**Task details**
Return only how many lines in the data include the string "orthogonal".

**Recorded information**
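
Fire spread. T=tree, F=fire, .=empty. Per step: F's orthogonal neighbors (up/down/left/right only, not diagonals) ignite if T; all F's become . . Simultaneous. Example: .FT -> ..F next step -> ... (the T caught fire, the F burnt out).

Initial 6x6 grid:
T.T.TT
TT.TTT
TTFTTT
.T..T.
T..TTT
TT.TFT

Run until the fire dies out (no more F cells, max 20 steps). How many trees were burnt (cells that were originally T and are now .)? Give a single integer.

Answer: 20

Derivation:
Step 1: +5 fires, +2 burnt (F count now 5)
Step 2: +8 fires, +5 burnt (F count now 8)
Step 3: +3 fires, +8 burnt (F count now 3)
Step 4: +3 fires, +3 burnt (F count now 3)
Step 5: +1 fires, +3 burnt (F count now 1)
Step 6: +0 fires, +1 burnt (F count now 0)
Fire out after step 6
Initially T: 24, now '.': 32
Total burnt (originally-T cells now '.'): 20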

...

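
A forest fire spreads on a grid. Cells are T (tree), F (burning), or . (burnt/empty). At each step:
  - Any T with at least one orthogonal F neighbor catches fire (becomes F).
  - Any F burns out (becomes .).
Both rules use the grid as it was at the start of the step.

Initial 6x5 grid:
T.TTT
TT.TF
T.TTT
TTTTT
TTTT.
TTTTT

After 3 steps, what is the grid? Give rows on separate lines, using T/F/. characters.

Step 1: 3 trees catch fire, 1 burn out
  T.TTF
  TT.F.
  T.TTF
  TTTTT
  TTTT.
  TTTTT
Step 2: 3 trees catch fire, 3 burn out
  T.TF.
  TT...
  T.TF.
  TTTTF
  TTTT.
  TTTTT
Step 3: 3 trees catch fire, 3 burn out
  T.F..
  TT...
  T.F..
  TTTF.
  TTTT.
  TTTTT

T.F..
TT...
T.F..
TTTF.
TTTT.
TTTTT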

**Your solution**
2